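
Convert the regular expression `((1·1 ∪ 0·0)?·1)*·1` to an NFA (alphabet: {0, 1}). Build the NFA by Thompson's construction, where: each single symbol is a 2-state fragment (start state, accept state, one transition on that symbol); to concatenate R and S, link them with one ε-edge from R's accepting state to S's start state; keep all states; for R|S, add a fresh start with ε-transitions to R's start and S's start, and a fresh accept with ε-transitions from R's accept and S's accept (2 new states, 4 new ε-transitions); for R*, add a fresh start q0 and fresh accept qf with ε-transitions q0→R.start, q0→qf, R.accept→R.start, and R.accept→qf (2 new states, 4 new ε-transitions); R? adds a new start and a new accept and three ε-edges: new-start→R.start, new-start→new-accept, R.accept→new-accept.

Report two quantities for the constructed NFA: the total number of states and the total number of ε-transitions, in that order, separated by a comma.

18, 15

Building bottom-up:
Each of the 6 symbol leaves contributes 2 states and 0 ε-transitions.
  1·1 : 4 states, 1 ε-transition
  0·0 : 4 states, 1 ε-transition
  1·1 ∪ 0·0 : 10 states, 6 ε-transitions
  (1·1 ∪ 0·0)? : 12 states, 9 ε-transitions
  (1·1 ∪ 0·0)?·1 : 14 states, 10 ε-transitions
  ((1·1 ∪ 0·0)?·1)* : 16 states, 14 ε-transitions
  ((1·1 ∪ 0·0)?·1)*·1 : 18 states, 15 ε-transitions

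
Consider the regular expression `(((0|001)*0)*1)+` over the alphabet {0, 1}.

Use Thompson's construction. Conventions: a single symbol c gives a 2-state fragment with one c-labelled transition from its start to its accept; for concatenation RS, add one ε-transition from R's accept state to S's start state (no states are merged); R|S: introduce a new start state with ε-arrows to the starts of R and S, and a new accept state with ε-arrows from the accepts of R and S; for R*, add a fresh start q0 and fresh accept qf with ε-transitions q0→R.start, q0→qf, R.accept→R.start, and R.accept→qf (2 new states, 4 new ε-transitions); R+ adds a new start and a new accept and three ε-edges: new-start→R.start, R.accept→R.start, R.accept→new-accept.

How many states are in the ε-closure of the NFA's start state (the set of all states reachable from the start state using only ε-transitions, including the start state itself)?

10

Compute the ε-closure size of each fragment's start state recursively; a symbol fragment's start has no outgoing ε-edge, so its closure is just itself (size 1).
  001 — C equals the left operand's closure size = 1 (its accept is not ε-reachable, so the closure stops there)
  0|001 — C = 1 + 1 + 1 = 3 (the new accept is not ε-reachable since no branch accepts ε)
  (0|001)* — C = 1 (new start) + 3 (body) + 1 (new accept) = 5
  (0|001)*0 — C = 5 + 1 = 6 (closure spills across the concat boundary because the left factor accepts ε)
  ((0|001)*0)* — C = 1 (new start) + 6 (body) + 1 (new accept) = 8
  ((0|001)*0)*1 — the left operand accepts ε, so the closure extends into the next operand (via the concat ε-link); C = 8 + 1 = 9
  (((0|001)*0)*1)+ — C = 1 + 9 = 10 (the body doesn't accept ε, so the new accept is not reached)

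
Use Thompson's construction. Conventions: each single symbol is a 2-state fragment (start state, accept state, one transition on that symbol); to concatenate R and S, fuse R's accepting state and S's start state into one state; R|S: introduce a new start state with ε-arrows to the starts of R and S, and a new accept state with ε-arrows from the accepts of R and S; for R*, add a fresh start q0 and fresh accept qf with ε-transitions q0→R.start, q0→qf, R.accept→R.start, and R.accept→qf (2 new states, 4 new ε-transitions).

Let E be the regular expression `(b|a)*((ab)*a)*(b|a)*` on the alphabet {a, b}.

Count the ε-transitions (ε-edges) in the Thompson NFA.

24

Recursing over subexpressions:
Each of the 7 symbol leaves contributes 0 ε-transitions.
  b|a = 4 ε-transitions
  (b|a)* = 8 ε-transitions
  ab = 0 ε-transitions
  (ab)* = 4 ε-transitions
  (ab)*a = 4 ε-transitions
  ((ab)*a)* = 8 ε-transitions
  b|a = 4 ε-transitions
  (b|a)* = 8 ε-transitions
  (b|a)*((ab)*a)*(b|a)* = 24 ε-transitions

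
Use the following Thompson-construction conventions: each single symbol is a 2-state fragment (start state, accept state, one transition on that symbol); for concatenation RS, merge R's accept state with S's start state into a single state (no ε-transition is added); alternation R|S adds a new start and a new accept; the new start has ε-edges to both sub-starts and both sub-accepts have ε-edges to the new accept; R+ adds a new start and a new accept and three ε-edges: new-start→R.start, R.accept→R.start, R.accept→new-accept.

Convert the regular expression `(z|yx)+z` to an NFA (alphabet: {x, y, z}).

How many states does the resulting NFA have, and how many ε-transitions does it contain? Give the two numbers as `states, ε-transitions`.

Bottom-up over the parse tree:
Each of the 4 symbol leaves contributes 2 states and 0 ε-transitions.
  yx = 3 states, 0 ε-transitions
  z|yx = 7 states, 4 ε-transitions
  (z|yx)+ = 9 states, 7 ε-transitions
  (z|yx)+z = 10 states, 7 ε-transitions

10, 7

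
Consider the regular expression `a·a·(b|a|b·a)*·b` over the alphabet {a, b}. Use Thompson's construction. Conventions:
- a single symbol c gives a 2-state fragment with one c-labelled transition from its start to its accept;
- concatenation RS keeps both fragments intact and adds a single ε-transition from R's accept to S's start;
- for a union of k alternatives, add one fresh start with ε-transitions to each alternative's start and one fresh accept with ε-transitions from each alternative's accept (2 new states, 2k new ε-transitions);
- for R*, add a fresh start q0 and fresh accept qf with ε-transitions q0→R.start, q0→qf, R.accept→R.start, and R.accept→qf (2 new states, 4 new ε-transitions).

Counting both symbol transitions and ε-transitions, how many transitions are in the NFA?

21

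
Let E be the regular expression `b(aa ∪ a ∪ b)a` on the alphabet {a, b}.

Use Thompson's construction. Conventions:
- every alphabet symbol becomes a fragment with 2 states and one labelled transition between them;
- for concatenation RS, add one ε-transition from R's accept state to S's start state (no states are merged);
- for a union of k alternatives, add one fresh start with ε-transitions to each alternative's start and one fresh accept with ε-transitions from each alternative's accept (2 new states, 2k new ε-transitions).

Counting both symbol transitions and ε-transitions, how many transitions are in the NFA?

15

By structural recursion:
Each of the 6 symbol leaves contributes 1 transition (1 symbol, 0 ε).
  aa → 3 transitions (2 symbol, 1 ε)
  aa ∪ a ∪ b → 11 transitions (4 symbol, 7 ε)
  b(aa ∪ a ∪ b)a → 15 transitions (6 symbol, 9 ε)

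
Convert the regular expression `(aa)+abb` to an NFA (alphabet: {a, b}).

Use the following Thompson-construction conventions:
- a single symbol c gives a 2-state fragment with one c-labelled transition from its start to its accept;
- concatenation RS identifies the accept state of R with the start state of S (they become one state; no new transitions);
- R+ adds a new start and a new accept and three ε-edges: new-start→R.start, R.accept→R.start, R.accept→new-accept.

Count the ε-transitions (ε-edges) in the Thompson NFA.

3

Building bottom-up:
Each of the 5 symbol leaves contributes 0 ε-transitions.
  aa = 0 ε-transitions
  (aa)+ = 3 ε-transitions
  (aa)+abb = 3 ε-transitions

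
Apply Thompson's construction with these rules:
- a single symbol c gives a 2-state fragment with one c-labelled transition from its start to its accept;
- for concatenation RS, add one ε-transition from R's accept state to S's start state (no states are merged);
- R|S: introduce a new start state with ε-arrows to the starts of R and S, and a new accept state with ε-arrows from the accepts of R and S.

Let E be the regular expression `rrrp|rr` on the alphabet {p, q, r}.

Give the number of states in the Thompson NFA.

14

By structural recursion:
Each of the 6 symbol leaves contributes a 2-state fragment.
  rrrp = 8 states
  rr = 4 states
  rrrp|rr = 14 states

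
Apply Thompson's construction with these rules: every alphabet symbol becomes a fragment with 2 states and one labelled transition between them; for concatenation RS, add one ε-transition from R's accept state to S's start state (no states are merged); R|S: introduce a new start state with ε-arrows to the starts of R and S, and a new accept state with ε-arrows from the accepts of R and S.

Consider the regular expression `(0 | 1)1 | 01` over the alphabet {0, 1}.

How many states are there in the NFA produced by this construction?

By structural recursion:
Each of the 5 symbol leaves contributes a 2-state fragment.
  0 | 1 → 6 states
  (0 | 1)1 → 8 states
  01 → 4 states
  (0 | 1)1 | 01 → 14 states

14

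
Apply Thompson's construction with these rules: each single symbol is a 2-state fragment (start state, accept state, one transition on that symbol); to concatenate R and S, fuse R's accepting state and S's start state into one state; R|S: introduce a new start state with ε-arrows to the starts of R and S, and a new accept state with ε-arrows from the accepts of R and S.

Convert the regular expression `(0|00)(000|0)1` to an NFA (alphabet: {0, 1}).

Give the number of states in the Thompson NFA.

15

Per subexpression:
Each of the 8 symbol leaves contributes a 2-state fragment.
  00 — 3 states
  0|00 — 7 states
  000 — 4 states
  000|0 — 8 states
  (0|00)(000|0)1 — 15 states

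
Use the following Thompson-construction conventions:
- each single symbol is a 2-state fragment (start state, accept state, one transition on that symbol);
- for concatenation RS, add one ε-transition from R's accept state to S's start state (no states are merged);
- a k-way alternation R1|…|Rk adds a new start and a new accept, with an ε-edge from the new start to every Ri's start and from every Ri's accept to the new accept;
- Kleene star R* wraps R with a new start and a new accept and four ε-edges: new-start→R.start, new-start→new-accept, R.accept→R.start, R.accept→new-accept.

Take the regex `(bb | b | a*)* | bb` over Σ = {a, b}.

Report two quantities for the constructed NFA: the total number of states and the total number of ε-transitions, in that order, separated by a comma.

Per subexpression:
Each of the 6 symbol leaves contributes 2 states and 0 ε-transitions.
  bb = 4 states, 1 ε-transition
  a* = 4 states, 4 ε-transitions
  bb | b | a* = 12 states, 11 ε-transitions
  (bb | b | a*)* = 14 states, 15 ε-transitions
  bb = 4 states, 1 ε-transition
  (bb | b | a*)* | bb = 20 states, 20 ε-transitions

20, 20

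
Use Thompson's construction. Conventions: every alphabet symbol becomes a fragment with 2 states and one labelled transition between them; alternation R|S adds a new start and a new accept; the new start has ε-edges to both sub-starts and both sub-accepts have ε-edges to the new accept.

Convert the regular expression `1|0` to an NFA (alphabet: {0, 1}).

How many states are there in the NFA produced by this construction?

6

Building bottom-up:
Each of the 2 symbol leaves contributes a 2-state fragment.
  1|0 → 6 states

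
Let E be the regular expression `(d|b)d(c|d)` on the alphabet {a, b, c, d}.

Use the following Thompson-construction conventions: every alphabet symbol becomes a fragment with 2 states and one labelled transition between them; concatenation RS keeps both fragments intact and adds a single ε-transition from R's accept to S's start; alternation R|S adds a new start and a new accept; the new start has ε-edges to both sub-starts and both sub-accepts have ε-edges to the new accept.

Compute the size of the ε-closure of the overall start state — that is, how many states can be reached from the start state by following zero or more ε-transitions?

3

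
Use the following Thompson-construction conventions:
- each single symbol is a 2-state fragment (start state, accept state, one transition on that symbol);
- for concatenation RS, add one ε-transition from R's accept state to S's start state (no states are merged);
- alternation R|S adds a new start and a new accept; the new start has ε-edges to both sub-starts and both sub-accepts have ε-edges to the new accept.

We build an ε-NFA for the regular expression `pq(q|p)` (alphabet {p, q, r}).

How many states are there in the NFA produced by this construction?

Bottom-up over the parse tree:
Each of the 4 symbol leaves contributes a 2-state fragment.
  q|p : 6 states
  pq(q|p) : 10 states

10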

- **Your assignment**:
Find the word "Consider" in the data and copy out each line where it turns up.

- **Answer section**:
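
Consider the regular expression `(((0|001)*0)*1)+` over the alphabet {0, 1}.
Consider the regular expression `a·a·(b|a|b·a)*·b` over the alphabet {a, b}. Use Thompson's construction. Conventions:
Consider the regular expression `(0 | 1)1 | 01` over the alphabet {0, 1}.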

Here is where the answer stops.